== What you need to do ==
All entries shown below should be duplicated character for character.

== Supplied entries ==
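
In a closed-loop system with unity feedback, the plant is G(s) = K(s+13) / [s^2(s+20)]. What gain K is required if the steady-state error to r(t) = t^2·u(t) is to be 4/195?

150

Two free integrators in G(s): this is a type 2 system.
K_a = lim_{s→0} s^2·G(s) = K·13 / (20) = 0.65·K.
e_ss = 2/K_a = 4/195 ⇒ K_a = 97.5 ⇒ K = 97.5/0.65 = 150.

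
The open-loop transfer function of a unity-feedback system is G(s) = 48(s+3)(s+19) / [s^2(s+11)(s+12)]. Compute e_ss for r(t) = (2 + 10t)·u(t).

0

System type = 2 (two poles at s=0). By superposition:
  • 2: tracked with zero error.
  • 10t: tracked with zero error.
Total e_ss = 0.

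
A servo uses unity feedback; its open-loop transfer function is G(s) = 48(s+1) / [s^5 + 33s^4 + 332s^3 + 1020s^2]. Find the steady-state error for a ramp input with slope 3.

0

Factoring s^2 from the denominator leaves a polynomial with constant term 1020, so the system is type 2.
A type-2 system has K_v = ∞, so it tracks a ramp input with zero steady-state error.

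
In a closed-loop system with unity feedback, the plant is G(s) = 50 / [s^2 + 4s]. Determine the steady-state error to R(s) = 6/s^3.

Factoring s from the denominator leaves a polynomial with constant term 4, so the system is type 1.
K_a = lim_{s→0} s^2·G(s) = 0; the steady-state error to this parabolic input grows without bound.

infinity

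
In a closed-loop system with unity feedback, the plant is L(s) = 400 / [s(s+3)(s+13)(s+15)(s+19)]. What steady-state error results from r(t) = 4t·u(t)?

One free integrator in L(s): this is a type 1 system.
K_v = lim_{s→0} s·L(s) = 400 / (3·13·15·19) = 80/2223.
e_ss = 4/K_v = 4/(80/2223) = 111.15.

111.15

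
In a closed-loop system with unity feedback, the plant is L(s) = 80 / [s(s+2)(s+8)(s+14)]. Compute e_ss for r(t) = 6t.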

== Solution below ==
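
In a closed-loop system with unity feedback, the plant is G(s) = K(s+13) / [s^2(s+20)]. What gain K is required if the steady-state error to r(t) = t^2·u(t) is to be 4/195?

150

Two free integrators in G(s): this is a type 2 system.
K_a = lim_{s→0} s^2·G(s) = K·13 / (20) = 0.65·K.
e_ss = 2/K_a = 4/195 ⇒ K_a = 97.5 ⇒ K = 97.5/0.65 = 150.

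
The open-loop transfer function of a unity-feedback system is G(s) = 48(s+3)(s+19) / [s^2(s+11)(s+12)]. Compute e_ss for r(t) = (2 + 10t)·u(t).

0

System type = 2 (two poles at s=0). By superposition:
  • 2: tracked with zero error.
  • 10t: tracked with zero error.
Total e_ss = 0.

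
A servo uses unity feedback; its open-loop transfer function is G(s) = 48(s+1) / [s^5 + 33s^4 + 332s^3 + 1020s^2]. Find the steady-state error for a ramp input with slope 3.

0

Factoring s^2 from the denominator leaves a polynomial with constant term 1020, so the system is type 2.
A type-2 system has K_v = ∞, so it tracks a ramp input with zero steady-state error.

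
In a closed-loop system with unity feedback, the plant is G(s) = 50 / [s^2 + 4s]. Determine the steady-state error to R(s) = 6/s^3.

Factoring s from the denominator leaves a polynomial with constant term 4, so the system is type 1.
K_a = lim_{s→0} s^2·G(s) = 0; the steady-state error to this parabolic input grows without bound.

infinity

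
In a closed-loop system with unity feedback, the plant is L(s) = 400 / [s(s+3)(s+13)(s+15)(s+19)]. What steady-state error results from r(t) = 4t·u(t)?

One free integrator in L(s): this is a type 1 system.
K_v = lim_{s→0} s·L(s) = 400 / (3·13·15·19) = 80/2223.
e_ss = 4/K_v = 4/(80/2223) = 111.15.

111.15

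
In a closed-loop system with unity feedback, the plant is L(s) = 80 / [s(s+2)(s+8)(s+14)]. Compute e_ss for r(t) = 6t.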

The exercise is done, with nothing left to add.